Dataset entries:
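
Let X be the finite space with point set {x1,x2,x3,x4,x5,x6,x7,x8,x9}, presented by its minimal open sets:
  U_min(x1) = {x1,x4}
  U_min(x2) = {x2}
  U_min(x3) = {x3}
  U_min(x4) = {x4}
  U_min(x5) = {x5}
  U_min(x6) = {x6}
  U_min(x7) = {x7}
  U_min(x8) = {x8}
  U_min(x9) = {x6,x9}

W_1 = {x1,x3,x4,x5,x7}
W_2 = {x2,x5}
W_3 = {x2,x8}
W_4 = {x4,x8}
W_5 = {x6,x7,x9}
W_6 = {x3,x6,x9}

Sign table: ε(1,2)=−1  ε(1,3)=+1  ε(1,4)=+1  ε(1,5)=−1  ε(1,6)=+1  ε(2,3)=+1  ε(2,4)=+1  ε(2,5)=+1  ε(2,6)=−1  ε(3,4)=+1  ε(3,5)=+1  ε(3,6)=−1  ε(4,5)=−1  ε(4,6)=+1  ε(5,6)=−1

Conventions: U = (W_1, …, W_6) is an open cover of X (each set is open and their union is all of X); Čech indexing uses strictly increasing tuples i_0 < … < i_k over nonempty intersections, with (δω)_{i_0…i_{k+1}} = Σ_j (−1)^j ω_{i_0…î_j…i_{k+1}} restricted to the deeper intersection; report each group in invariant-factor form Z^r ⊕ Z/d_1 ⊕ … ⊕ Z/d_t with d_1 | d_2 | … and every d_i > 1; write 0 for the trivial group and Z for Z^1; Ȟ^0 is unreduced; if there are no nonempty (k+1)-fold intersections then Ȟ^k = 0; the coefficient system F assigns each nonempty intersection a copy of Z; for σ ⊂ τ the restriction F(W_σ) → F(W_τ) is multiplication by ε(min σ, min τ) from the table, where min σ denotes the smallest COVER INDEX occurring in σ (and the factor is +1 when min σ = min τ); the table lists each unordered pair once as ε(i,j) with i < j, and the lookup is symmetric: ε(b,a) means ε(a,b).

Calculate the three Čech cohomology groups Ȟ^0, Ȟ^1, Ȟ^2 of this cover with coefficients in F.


Ȟ^0 ≅ 0,  Ȟ^1 ≅ Z ⊕ Z/2,  Ȟ^2 ≅ 0

cover nerve:
  W12={x5} W14={x4} W15={x7} W16={x3} W23={x2} W34={x8} W56={x6,x9}
C dims 6,7; δ0: rk 6, SNF 1^5·2
Ȟ^0: (6−6)−0=0 ⇒ 0
Ȟ^1: (7−0)−6=1 plus torsion [2] ⇒ Z ⊕ Z/2
Ȟ^2: (0−0)−0=0 ⇒ 0


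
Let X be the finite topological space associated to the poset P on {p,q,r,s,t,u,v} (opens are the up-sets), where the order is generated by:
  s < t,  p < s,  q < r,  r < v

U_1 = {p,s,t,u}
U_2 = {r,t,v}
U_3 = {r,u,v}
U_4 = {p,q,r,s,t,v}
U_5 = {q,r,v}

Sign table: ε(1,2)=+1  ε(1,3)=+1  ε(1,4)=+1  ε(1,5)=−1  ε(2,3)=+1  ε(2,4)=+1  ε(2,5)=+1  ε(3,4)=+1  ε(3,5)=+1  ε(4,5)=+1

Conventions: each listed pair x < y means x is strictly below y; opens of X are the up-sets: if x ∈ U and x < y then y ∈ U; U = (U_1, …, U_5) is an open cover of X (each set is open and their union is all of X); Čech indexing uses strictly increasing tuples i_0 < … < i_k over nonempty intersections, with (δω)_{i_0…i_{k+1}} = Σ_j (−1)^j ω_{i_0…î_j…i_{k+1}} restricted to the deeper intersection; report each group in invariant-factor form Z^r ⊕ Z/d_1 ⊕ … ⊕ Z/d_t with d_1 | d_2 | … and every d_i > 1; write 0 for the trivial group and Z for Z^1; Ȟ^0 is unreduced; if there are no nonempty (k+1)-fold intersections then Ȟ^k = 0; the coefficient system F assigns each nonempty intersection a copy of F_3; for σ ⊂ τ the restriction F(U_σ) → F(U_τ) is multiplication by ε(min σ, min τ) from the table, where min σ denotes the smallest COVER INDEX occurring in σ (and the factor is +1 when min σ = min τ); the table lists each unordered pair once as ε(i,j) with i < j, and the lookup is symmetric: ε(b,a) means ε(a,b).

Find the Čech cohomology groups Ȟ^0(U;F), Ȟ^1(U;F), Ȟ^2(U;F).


cover nerve:
  U12={t} U13={u} U14={p,s,t} U23={r,v} U24={r,t,v} U25={r,v} U34={r,v} U35={r,v} U45={q,r,v}
  U124={t} U234={r,v} U235={r,v} U245={r,v} U345={r,v}
  U2345={r,v}
C dims 5,9,5,1; δ0: rk_F3 4; δ1: rk_F3 4; δ2: rk_F3 1
Ȟ^0: (5−4)−0=1 ⇒ Z/3
Ȟ^1: (9−4)−4=1 ⇒ Z/3
Ȟ^2: (5−1)−4=0 ⇒ 0

Ȟ^0 = Z/3; Ȟ^1 = Z/3; Ȟ^2 = 0


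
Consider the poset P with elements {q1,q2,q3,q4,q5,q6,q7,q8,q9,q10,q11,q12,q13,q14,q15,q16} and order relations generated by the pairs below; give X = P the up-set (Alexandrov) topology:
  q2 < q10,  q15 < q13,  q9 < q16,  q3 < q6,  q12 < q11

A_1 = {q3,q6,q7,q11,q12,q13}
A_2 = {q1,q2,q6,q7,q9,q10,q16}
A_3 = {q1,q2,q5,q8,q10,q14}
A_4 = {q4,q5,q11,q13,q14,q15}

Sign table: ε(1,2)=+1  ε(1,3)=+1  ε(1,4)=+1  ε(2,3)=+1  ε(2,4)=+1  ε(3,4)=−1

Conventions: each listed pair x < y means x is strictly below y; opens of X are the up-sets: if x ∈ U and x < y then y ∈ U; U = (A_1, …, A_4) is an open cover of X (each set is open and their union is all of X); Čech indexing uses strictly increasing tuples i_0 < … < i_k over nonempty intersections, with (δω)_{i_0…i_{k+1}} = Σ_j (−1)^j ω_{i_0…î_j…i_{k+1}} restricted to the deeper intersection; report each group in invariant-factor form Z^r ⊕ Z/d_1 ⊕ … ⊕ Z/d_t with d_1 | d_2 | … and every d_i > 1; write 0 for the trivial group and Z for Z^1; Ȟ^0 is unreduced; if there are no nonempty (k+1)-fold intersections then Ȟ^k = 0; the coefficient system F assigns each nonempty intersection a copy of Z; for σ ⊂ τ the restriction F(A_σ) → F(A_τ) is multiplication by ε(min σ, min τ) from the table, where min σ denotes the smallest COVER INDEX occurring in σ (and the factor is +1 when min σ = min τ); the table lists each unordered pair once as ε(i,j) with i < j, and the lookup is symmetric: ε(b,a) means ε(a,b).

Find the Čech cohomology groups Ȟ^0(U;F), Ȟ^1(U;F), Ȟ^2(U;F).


Ȟ^0 ≅ 0, Ȟ^1 ≅ Z/2 and Ȟ^2 ≅ 0

intersection data:
  A12={q6,q7} A14={q11,q13} A23={q1,q2,q10} A34={q5,q14}
C dims 4,4; δ0: rk 4, SNF 1^3·2
Ȟ^0 = (4 − 4) − 0 = 0, so Ȟ^0 ≅ 0
Ȟ^1 = (4 − 0) − 4 = 0 plus torsion [2], so Ȟ^1 ≅ Z/2
Ȟ^2 = (0 − 0) − 0 = 0, so Ȟ^2 ≅ 0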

> _REQUIRED WORK_
Wherever the word "space" turns up in a line of the entries above, copy that line.

> _YOUR SOLUTION_
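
Let X be the finite space with point set {x1,x2,x3,x4,x5,x6,x7,x8,x9}, presented by its minimal open sets:
Let X be the finite topological space associated to the poset P on {p,q,r,s,t,u,v} (opens are the up-sets), where the order is generated by: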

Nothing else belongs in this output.